Stored data entries
· · ·
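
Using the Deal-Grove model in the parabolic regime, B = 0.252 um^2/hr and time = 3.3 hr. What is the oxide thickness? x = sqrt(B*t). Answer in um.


Step 1: Compute B*t = 0.252 * 3.3 = 0.8316
Step 2: x = sqrt(0.8316)
x = 0.912 um


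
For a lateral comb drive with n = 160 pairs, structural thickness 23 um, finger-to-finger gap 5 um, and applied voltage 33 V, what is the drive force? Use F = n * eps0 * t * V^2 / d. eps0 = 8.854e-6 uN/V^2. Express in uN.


Step 1: Parameters: n=160, eps0=8.854e-6 uN/V^2, t=23 um, V=33 V, d=5 um
Step 2: V^2 = 1089
Step 3: F = 160 * 8.854e-6 * 23 * 1089 / 5
F = 7.097 uN


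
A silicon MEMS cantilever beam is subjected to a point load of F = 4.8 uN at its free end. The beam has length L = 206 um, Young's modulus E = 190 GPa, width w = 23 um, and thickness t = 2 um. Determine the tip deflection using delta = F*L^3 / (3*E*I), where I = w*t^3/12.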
· · ·
**What this task involves:** Your task is to repeat every entry above exactly.

**Solution to the problem:**
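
Using the Deal-Grove model in the parabolic regime, B = 0.252 um^2/hr and time = 3.3 hr. What is the oxide thickness? x = sqrt(B*t). Answer in um.


Step 1: Compute B*t = 0.252 * 3.3 = 0.8316
Step 2: x = sqrt(0.8316)
x = 0.912 um


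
For a lateral comb drive with n = 160 pairs, structural thickness 23 um, finger-to-finger gap 5 um, and applied voltage 33 V, what is the drive force? Use F = n * eps0 * t * V^2 / d. eps0 = 8.854e-6 uN/V^2. Express in uN.


Step 1: Parameters: n=160, eps0=8.854e-6 uN/V^2, t=23 um, V=33 V, d=5 um
Step 2: V^2 = 1089
Step 3: F = 160 * 8.854e-6 * 23 * 1089 / 5
F = 7.097 uN


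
A silicon MEMS cantilever beam is subjected to a point load of F = 4.8 uN at its free end. The beam has length L = 206 um, Young's modulus E = 190 GPa, width w = 23 um, and thickness t = 2 um. Determine the tip deflection using delta = F*L^3 / (3*E*I), where I = w*t^3/12.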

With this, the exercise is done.